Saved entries

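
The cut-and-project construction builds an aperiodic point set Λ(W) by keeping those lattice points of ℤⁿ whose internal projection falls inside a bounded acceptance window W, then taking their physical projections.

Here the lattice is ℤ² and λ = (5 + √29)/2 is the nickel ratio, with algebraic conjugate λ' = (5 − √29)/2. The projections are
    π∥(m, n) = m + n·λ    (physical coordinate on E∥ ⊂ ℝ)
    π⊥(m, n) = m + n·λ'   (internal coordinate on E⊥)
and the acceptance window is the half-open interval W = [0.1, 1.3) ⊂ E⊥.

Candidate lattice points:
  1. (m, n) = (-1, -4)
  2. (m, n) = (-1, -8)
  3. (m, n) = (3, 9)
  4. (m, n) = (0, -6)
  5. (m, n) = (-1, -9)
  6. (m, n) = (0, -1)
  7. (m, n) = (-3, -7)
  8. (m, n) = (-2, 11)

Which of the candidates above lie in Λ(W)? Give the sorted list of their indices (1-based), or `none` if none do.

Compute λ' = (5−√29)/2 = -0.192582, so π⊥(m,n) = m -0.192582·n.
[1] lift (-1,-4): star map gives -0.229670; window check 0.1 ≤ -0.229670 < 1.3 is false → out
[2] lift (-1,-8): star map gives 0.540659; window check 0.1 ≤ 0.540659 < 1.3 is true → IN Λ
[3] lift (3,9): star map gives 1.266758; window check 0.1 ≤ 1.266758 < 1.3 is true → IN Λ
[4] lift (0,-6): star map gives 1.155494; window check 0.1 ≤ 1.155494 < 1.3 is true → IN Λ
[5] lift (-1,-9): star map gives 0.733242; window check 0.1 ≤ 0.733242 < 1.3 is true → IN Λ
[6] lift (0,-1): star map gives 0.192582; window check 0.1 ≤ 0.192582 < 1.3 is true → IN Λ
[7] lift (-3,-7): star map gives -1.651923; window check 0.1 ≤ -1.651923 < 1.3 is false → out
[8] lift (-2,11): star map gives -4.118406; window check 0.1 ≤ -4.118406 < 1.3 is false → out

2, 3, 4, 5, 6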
==
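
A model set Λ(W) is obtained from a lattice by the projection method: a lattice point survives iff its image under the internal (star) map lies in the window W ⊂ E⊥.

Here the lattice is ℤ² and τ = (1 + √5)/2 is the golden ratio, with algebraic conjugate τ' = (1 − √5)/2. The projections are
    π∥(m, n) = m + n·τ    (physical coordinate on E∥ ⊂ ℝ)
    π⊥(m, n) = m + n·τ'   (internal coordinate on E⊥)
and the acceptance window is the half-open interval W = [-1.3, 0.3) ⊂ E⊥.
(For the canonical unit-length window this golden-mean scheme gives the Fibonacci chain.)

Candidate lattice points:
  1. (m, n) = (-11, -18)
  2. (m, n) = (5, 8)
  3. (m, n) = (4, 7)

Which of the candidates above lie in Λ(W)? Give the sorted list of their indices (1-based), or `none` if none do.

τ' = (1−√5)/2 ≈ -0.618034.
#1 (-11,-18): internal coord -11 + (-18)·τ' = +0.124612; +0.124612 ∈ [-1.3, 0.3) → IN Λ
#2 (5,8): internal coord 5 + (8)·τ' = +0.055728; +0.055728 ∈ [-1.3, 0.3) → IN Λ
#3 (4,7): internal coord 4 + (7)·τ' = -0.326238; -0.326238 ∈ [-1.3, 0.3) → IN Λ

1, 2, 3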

Exercise brief:
Count the lines above that contain the word "half". Give only the number.

Written solution:
2